(Dataset entries)
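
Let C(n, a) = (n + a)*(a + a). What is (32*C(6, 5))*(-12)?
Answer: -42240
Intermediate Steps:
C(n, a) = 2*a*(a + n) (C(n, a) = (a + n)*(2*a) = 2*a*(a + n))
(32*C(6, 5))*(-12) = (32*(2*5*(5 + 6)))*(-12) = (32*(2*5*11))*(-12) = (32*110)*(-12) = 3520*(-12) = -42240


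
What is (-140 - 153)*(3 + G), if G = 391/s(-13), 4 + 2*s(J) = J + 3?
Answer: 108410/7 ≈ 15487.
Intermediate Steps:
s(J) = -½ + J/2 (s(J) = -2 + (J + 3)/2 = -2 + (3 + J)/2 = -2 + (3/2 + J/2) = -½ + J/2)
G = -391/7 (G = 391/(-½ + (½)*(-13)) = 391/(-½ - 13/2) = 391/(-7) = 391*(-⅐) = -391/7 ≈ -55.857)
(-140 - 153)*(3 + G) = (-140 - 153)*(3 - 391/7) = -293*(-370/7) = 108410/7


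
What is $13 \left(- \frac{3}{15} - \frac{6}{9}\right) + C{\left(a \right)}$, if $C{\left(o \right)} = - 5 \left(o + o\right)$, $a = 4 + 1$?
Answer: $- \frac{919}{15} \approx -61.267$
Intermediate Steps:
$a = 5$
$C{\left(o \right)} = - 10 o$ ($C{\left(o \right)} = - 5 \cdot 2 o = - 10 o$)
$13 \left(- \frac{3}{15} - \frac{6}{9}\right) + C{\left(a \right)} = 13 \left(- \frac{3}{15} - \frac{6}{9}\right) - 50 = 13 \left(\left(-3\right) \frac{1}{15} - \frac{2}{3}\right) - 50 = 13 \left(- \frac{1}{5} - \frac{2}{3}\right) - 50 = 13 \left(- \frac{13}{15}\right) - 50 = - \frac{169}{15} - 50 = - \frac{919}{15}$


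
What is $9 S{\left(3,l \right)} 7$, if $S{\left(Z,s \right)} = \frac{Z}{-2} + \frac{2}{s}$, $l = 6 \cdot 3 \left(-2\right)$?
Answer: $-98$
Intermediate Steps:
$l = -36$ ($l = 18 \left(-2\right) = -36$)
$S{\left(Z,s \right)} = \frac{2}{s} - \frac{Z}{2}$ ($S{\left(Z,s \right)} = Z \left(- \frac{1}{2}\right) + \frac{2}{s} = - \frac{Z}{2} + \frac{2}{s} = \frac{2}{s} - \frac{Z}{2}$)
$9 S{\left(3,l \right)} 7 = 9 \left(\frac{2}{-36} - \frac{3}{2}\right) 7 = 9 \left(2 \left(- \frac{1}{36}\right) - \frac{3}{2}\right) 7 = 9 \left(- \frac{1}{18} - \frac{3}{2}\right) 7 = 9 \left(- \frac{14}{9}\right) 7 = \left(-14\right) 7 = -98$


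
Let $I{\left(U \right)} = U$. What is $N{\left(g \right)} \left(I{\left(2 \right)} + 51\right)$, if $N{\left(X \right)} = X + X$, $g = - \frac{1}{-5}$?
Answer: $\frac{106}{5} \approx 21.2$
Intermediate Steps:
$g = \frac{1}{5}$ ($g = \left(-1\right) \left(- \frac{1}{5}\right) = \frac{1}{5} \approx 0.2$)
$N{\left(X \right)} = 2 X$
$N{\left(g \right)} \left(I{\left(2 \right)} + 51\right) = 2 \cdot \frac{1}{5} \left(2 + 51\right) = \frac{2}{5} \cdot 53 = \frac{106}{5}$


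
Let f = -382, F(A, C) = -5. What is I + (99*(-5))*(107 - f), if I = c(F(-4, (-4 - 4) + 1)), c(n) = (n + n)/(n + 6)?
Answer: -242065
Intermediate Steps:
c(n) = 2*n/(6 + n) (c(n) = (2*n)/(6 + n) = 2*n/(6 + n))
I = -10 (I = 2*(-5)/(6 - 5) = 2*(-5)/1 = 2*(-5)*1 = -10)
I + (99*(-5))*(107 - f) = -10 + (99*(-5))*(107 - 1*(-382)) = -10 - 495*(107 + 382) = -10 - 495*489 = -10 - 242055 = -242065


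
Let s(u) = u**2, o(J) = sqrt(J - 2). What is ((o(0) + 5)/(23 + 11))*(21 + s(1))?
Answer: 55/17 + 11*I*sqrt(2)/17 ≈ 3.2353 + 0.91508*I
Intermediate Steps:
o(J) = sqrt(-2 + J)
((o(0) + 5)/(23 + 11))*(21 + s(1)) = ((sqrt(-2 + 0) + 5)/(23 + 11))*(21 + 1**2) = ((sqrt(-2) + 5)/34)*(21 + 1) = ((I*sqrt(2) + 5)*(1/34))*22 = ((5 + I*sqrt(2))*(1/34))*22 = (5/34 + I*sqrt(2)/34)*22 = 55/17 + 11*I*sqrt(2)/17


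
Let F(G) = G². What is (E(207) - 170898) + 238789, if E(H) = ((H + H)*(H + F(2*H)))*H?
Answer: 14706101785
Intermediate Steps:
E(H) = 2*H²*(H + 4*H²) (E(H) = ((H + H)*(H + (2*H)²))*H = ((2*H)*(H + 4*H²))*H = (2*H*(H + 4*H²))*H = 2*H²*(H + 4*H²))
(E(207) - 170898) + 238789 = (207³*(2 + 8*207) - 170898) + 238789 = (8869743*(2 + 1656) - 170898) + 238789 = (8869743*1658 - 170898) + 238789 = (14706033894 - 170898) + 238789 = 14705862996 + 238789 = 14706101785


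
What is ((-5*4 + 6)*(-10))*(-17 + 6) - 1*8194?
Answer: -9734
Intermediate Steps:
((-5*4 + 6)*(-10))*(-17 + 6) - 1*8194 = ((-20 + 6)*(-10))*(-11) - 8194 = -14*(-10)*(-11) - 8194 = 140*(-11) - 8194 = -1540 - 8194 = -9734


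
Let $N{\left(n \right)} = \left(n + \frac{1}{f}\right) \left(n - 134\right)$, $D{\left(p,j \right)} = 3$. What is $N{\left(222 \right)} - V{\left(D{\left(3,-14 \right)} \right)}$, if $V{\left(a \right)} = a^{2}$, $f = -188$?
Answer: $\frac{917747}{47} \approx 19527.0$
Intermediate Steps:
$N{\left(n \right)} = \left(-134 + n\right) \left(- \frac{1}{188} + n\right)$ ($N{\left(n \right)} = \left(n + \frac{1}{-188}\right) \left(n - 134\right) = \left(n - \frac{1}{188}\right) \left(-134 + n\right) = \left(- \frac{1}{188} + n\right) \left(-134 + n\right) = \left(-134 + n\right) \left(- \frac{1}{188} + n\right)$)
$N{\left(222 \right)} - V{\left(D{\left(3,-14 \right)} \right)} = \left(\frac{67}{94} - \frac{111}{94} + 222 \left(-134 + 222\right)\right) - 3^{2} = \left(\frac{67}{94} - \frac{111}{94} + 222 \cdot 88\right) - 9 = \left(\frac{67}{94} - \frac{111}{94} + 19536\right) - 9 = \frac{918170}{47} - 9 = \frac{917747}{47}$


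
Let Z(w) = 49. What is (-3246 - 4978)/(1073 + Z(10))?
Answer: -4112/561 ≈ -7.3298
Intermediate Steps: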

**Task:**
Would you repeat the lines from the one containing "Let Z(w) = 49." through the end of the data, exactly, with nothing before or after them?

**Exercise answer:**
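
Let Z(w) = 49. What is (-3246 - 4978)/(1073 + Z(10))?
Answer: -4112/561 ≈ -7.3298
Intermediate Steps: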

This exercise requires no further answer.